** Records to use follows **
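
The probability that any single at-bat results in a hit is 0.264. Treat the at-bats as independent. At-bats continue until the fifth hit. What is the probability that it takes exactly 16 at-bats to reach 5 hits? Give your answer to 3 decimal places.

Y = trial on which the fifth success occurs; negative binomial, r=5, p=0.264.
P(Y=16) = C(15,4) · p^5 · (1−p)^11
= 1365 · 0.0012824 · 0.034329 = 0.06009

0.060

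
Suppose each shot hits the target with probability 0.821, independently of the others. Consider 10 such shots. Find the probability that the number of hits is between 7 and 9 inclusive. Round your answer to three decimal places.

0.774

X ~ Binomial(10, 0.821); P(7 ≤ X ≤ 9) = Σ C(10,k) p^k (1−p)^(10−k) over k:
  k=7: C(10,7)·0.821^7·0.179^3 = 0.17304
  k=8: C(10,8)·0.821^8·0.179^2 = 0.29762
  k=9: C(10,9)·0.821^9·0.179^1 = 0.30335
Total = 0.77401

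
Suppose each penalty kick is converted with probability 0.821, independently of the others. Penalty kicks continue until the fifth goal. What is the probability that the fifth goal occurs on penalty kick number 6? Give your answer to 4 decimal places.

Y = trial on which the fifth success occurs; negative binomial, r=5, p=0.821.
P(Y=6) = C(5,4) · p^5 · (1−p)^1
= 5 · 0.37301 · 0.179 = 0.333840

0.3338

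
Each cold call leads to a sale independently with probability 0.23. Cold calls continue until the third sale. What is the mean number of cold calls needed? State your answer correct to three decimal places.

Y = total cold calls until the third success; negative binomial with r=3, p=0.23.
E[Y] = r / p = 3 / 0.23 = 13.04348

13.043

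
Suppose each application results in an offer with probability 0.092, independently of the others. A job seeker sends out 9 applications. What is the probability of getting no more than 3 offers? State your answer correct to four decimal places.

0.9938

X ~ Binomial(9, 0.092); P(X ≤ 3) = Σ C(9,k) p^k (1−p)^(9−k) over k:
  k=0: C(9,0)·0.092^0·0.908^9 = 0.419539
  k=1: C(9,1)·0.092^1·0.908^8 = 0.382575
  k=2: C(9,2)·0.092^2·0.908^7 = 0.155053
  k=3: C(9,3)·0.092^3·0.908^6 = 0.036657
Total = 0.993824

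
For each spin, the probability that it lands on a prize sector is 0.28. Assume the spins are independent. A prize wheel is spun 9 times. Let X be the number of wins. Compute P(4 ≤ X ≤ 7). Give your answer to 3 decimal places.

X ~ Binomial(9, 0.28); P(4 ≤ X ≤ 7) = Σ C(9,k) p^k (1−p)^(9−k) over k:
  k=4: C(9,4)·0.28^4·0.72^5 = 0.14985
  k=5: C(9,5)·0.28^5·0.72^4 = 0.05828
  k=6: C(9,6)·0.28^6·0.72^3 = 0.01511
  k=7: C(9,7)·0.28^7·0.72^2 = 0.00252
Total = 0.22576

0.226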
** End of Records to use **
Reproduce the whole listing without changing anything.

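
The probability that any single at-bat results in a hit is 0.264. Treat the at-bats as independent. At-bats continue until the fifth hit. What is the probability that it takes exactly 16 at-bats to reach 5 hits? Give your answer to 3 decimal places.

Y = trial on which the fifth success occurs; negative binomial, r=5, p=0.264.
P(Y=16) = C(15,4) · p^5 · (1−p)^11
= 1365 · 0.0012824 · 0.034329 = 0.06009

0.060

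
Suppose each shot hits the target with probability 0.821, independently of the others. Consider 10 such shots. Find the probability that the number of hits is between 7 and 9 inclusive. Round your answer to three decimal places.

0.774

X ~ Binomial(10, 0.821); P(7 ≤ X ≤ 9) = Σ C(10,k) p^k (1−p)^(10−k) over k:
  k=7: C(10,7)·0.821^7·0.179^3 = 0.17304
  k=8: C(10,8)·0.821^8·0.179^2 = 0.29762
  k=9: C(10,9)·0.821^9·0.179^1 = 0.30335
Total = 0.77401

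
Suppose each penalty kick is converted with probability 0.821, independently of the others. Penalty kicks continue until the fifth goal. What is the probability that the fifth goal occurs on penalty kick number 6? Give your answer to 4 decimal places.

Y = trial on which the fifth success occurs; negative binomial, r=5, p=0.821.
P(Y=6) = C(5,4) · p^5 · (1−p)^1
= 5 · 0.37301 · 0.179 = 0.333840

0.3338

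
Each cold call leads to a sale independently with probability 0.23. Cold calls continue until the third sale. What is the mean number of cold calls needed? State your answer correct to three decimal places.

Y = total cold calls until the third success; negative binomial with r=3, p=0.23.
E[Y] = r / p = 3 / 0.23 = 13.04348

13.043

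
Suppose each application results in an offer with probability 0.092, independently of the others. A job seeker sends out 9 applications. What is the probability of getting no more than 3 offers? State your answer correct to four decimal places.

0.9938

X ~ Binomial(9, 0.092); P(X ≤ 3) = Σ C(9,k) p^k (1−p)^(9−k) over k:
  k=0: C(9,0)·0.092^0·0.908^9 = 0.419539
  k=1: C(9,1)·0.092^1·0.908^8 = 0.382575
  k=2: C(9,2)·0.092^2·0.908^7 = 0.155053
  k=3: C(9,3)·0.092^3·0.908^6 = 0.036657
Total = 0.993824

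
For each spin, the probability that it lands on a prize sector is 0.28. Assume the spins are independent. A prize wheel is spun 9 times. Let X be the number of wins. Compute P(4 ≤ X ≤ 7). Give your answer to 3 decimal places.

X ~ Binomial(9, 0.28); P(4 ≤ X ≤ 7) = Σ C(9,k) p^k (1−p)^(9−k) over k:
  k=4: C(9,4)·0.28^4·0.72^5 = 0.14985
  k=5: C(9,5)·0.28^5·0.72^4 = 0.05828
  k=6: C(9,6)·0.28^6·0.72^3 = 0.01511
  k=7: C(9,7)·0.28^7·0.72^2 = 0.00252
Total = 0.22576

0.226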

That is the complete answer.